* _TASK DESCRIPTION_: Transcribe the entries below without alteration.

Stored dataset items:
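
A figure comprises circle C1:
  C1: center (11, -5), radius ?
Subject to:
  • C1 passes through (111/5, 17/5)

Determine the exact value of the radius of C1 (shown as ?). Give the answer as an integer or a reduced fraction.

14

1. [C1∋P]  r_C1² − 196 = 0  ⇒  r_C1 = 14 (r>0 drops 1)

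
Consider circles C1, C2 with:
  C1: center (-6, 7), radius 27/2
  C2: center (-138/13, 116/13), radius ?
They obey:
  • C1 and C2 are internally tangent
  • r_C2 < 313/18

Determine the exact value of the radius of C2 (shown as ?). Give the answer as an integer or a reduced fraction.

17/2

1. [int C1,C2]  r_C2² − 27r_C2 + 629/4 = 0  ⇒  r_C2 = 17/2 or 37/2
2. given r_C2 < 313/18: keep 17/2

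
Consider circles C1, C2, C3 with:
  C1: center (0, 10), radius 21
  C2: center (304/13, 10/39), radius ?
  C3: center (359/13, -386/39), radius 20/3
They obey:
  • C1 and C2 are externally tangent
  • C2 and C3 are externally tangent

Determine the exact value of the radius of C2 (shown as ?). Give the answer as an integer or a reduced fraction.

1. [ext C1·C2]  r_C2² + 42r_C2 − 1807/9 = 0  ⇒  r_C2 = 13/3 (r>0 drops 1)
2. [ext C2·C3]  r_C2² + (40/3)r_C2 − 689/9 = 0  ⇒  r_C2 = 13/3 (r>0 drops 1)

13/3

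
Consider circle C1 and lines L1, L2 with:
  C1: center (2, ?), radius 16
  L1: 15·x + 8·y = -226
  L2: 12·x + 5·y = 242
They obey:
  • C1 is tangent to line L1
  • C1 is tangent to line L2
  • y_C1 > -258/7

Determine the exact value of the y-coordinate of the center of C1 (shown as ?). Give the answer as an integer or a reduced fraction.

2

1. [C1‖L1]  y_C1² + 64y_C1 − 132 = 0  ⇒  y_C1 = -66 or 2
2. [C1‖L2]  y_C1² − (436/5)y_C1 + 852/5 = 0  ⇒  y_C1 = 2 or 426/5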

* _WRITTEN REPLY_:
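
A figure comprises circle C1:
  C1: center (11, -5), radius ?
Subject to:
  • C1 passes through (111/5, 17/5)

Determine the exact value of the radius of C1 (shown as ?). Give the answer as an integer or a reduced fraction.

14

1. [C1∋P]  r_C1² − 196 = 0  ⇒  r_C1 = 14 (r>0 drops 1)

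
Consider circles C1, C2 with:
  C1: center (-6, 7), radius 27/2
  C2: center (-138/13, 116/13), radius ?
They obey:
  • C1 and C2 are internally tangent
  • r_C2 < 313/18

Determine the exact value of the radius of C2 (shown as ?). Give the answer as an integer or a reduced fraction.

17/2

1. [int C1,C2]  r_C2² − 27r_C2 + 629/4 = 0  ⇒  r_C2 = 17/2 or 37/2
2. given r_C2 < 313/18: keep 17/2

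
Consider circles C1, C2, C3 with:
  C1: center (0, 10), radius 21
  C2: center (304/13, 10/39), radius ?
  C3: center (359/13, -386/39), radius 20/3
They obey:
  • C1 and C2 are externally tangent
  • C2 and C3 are externally tangent

Determine the exact value of the radius of C2 (shown as ?). Give the answer as an integer or a reduced fraction.

1. [ext C1·C2]  r_C2² + 42r_C2 − 1807/9 = 0  ⇒  r_C2 = 13/3 (r>0 drops 1)
2. [ext C2·C3]  r_C2² + (40/3)r_C2 − 689/9 = 0  ⇒  r_C2 = 13/3 (r>0 drops 1)

13/3

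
Consider circle C1 and lines L1, L2 with:
  C1: center (2, ?), radius 16
  L1: 15·x + 8·y = -226
  L2: 12·x + 5·y = 242
They obey:
  • C1 is tangent to line L1
  • C1 is tangent to line L2
  • y_C1 > -258/7

Determine the exact value of the y-coordinate of the center of C1 (shown as ?). Give the answer as an integer or a reduced fraction.

2

1. [C1‖L1]  y_C1² + 64y_C1 − 132 = 0  ⇒  y_C1 = -66 or 2
2. [C1‖L2]  y_C1² − (436/5)y_C1 + 852/5 = 0  ⇒  y_C1 = 2 or 426/5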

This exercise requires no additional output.